→ About this task
Find each line below containing the word "stations" and copy it.

━━━ Data to use ━━━

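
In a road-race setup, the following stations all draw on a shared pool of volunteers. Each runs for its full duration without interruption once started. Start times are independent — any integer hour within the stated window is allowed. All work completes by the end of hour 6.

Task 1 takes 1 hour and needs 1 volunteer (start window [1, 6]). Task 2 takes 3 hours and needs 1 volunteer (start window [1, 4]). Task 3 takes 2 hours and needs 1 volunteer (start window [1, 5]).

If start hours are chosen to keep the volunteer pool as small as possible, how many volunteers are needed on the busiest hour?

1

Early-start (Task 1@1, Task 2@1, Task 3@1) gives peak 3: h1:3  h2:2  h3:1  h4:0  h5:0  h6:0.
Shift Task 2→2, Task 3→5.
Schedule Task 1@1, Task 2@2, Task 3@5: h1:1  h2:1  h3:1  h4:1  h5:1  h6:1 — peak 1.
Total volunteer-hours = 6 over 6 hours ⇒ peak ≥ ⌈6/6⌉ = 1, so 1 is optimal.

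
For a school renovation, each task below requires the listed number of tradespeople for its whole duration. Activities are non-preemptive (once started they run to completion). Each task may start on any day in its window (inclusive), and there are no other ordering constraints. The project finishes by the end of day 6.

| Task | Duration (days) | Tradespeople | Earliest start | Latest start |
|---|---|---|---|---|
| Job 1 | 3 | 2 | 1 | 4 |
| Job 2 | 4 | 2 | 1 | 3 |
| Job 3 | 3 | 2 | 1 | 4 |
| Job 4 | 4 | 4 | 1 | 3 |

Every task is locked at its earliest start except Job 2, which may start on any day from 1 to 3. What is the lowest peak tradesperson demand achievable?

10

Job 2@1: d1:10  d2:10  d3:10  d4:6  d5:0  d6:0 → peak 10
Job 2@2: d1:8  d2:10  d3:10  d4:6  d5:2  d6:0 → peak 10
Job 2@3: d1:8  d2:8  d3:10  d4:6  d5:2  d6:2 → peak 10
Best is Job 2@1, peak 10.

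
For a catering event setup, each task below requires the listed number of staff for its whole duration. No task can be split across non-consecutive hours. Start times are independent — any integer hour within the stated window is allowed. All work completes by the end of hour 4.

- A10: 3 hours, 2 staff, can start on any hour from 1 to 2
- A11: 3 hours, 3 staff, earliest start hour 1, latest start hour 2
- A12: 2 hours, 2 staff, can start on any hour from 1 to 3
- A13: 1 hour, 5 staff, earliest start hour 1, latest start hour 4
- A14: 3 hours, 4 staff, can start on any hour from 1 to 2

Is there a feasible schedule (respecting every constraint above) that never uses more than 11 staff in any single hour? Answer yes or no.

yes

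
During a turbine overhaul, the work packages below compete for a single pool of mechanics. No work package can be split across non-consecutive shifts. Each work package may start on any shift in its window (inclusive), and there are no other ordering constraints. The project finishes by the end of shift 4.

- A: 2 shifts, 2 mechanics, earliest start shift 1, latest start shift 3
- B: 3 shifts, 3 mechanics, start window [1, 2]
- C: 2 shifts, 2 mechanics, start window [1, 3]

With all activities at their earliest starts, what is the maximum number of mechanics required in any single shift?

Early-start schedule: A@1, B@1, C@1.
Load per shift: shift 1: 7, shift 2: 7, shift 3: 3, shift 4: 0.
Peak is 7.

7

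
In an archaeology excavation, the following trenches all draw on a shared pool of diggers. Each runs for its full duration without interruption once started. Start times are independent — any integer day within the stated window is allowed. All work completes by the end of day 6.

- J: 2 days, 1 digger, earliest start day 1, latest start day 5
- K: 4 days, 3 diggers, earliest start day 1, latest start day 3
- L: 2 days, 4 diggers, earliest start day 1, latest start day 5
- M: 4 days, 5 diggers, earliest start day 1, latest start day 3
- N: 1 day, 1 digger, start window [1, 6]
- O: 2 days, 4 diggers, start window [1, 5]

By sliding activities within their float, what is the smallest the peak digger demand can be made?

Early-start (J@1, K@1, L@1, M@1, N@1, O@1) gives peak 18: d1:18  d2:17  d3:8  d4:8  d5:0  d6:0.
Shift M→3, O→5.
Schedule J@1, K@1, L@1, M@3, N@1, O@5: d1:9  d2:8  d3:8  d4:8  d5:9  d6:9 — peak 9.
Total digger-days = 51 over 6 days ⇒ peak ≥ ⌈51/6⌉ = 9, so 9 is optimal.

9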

━━━
━━━ Data to use ━━━

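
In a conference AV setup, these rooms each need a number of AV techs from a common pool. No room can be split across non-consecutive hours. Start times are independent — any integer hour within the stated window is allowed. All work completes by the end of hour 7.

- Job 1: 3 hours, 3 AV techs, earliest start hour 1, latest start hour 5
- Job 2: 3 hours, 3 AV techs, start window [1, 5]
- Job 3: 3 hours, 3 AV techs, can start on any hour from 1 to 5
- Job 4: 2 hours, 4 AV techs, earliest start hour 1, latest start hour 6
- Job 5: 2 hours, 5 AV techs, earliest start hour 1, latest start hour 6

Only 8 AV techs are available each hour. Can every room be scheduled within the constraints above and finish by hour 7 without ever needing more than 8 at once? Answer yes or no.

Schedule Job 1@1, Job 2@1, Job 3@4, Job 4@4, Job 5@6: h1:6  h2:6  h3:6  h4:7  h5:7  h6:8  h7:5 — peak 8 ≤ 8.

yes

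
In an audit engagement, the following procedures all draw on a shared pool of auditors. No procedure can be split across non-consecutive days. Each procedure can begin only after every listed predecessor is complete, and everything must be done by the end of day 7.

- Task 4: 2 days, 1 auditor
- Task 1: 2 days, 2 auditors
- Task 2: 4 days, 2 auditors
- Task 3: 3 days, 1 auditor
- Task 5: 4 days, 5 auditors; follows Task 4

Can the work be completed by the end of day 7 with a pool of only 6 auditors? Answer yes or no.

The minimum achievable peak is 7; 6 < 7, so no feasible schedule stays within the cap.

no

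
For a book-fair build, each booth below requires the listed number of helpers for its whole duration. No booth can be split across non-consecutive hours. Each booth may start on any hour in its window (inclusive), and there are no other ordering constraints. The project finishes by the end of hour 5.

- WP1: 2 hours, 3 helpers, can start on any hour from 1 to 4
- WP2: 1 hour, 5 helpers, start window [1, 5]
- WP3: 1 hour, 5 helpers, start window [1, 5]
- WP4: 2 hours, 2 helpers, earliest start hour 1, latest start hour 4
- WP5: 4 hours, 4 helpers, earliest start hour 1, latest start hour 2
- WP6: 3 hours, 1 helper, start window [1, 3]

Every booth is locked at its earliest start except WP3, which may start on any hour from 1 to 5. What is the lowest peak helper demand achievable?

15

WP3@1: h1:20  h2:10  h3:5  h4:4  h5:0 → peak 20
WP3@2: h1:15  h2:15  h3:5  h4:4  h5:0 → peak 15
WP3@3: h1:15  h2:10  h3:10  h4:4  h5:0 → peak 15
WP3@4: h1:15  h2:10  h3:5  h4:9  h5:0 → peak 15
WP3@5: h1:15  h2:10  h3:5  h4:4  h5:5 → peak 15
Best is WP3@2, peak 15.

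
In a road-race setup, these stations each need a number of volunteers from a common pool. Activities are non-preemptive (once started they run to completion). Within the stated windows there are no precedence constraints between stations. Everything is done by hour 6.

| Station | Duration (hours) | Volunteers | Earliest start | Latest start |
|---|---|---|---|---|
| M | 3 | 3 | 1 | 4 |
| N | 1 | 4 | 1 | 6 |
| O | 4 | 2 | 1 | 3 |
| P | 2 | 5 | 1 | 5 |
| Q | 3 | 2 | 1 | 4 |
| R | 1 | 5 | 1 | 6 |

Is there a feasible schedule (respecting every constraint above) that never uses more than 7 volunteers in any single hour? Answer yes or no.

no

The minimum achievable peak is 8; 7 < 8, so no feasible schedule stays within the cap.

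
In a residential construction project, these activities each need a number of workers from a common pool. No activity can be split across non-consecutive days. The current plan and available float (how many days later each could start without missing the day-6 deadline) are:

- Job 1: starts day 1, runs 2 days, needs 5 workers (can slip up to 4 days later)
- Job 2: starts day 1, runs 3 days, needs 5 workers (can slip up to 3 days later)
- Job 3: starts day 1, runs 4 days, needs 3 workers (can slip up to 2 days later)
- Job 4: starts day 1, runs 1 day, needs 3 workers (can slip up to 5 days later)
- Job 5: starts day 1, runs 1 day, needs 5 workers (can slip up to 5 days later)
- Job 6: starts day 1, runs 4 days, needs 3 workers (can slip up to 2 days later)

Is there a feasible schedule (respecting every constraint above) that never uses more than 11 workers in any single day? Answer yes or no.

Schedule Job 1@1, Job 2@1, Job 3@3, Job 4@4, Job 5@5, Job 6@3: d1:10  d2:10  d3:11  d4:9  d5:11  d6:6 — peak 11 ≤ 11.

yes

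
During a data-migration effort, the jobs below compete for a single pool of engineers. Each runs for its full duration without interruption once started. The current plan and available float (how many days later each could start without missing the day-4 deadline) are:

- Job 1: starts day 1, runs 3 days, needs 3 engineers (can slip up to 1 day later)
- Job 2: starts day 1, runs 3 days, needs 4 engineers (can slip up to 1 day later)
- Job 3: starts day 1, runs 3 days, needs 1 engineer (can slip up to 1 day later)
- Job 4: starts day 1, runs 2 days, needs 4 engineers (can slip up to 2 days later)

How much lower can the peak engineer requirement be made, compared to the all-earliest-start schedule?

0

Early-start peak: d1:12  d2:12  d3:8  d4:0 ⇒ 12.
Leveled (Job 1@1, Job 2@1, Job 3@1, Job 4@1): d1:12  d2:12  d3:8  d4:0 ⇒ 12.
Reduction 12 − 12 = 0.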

━━━

→ Answer for the task
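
In a road-race setup, the following stations all draw on a shared pool of volunteers. Each runs for its full duration without interruption once started. Start times are independent — any integer hour within the stated window is allowed. All work completes by the end of hour 6.
In a road-race setup, these stations each need a number of volunteers from a common pool. Activities are non-preemptive (once started they run to completion). Within the stated windows there are no precedence constraints between stations. Everything is done by hour 6.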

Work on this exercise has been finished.